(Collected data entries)
_____

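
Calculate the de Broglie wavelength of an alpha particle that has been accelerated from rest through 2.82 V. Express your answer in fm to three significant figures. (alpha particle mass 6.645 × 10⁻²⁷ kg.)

λ = 6050 fm

KE = 2eV = 2 × 1.602 × 10⁻¹⁹ × 2.820 = 9.035 × 10⁻¹⁹ J.
p = √(2mKE) = √(2 × 6.645 × 10⁻²⁷ × 9.035 × 10⁻¹⁹) = 1.096 × 10⁻²² kg·m/s.
λ = h/p = 6.626 × 10⁻³⁴ / 1.096 × 10⁻²² = 6.05 × 10⁻¹² m = 6050 fm.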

_____

● **Exercise description**: The answer must reproduce every record exactly.

● **Response to the exercise**:
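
Calculate the de Broglie wavelength of an alpha particle that has been accelerated from rest through 2.82 V. Express your answer in fm to three significant figures. (alpha particle mass 6.645 × 10⁻²⁷ kg.)

λ = 6050 fm

KE = 2eV = 2 × 1.602 × 10⁻¹⁹ × 2.820 = 9.035 × 10⁻¹⁹ J.
p = √(2mKE) = √(2 × 6.645 × 10⁻²⁷ × 9.035 × 10⁻¹⁹) = 1.096 × 10⁻²² kg·m/s.
λ = h/p = 6.626 × 10⁻³⁴ / 1.096 × 10⁻²² = 6.05 × 10⁻¹² m = 6050 fm.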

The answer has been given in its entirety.